Record extracts
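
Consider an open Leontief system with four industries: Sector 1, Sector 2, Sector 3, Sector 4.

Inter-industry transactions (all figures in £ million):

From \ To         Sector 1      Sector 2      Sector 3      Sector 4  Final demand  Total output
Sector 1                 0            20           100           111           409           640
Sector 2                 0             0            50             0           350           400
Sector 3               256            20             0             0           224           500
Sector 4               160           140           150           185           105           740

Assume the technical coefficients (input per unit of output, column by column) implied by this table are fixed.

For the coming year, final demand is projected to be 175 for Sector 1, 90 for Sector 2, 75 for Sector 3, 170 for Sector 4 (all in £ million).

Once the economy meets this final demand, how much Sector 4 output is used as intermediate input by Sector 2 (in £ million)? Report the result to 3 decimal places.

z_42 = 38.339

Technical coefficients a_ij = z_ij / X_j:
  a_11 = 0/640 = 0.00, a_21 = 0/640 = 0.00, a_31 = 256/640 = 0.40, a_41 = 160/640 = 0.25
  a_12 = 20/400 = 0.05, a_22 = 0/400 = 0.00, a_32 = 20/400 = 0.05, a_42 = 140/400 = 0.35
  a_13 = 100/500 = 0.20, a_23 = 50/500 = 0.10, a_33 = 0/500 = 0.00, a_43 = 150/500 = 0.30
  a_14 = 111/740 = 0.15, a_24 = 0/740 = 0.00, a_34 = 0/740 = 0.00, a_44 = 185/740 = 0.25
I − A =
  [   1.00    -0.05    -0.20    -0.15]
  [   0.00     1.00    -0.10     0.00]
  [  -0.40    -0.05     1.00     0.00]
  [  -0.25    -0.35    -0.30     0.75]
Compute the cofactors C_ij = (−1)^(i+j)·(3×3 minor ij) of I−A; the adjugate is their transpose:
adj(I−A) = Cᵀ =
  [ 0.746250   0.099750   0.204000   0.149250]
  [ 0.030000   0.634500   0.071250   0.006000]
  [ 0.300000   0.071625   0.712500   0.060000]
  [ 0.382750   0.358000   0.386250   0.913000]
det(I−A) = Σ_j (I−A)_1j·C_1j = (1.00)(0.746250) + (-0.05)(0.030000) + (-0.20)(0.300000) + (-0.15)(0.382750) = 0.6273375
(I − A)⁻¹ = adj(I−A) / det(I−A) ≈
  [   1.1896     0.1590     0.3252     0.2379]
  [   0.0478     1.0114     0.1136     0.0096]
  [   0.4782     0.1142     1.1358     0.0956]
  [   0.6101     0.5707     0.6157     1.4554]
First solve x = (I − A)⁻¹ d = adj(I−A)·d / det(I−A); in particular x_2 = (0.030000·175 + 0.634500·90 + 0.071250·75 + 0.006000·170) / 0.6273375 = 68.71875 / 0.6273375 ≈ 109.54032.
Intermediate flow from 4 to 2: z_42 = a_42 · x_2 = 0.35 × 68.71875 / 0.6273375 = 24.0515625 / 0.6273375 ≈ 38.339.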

* * *

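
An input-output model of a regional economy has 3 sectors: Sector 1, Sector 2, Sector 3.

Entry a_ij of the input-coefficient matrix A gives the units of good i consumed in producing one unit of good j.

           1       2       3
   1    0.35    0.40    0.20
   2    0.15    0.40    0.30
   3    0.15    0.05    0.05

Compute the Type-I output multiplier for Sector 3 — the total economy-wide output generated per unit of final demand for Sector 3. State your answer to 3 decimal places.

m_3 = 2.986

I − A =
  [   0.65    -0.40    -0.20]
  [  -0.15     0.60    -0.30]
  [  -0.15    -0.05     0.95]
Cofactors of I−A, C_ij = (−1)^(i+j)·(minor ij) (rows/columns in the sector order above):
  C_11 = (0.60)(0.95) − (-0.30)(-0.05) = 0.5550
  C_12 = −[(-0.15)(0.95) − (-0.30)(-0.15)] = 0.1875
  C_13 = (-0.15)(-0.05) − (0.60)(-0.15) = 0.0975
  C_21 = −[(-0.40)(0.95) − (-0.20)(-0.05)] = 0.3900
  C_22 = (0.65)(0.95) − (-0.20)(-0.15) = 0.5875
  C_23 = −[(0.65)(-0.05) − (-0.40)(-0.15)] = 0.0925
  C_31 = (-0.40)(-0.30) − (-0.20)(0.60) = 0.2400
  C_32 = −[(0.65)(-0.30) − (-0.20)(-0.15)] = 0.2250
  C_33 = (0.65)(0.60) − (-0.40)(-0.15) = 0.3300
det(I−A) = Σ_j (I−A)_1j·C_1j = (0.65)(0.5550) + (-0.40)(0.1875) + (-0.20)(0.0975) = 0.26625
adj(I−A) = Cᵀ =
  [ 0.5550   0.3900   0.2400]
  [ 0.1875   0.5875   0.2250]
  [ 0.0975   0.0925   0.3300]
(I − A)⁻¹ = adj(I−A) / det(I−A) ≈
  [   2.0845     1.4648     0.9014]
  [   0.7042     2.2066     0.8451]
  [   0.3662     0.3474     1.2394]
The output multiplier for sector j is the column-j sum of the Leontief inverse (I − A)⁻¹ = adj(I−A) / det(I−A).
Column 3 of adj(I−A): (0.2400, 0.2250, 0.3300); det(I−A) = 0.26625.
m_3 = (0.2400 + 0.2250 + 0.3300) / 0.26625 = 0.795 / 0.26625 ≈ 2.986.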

About this exercise
As the answer, set down only the lines from the data above between the one holding "Consider an open" and the one holding "For the coming", inclusive, exactly as they read.

Exercise solution
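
Consider an open Leontief system with four industries: Sector 1, Sector 2, Sector 3, Sector 4.

Inter-industry transactions (all figures in £ million):

From \ To         Sector 1      Sector 2      Sector 3      Sector 4  Final demand  Total output
Sector 1                 0            20           100           111           409           640
Sector 2                 0             0            50             0           350           400
Sector 3               256            20             0             0           224           500
Sector 4               160           140           150           185           105           740

Assume the technical coefficients (input per unit of output, column by column) implied by this table are fixed.

For the coming year, final demand is projected to be 175 for Sector 1, 90 for Sector 2, 75 for Sector 3, 170 for Sector 4 (all in £ million).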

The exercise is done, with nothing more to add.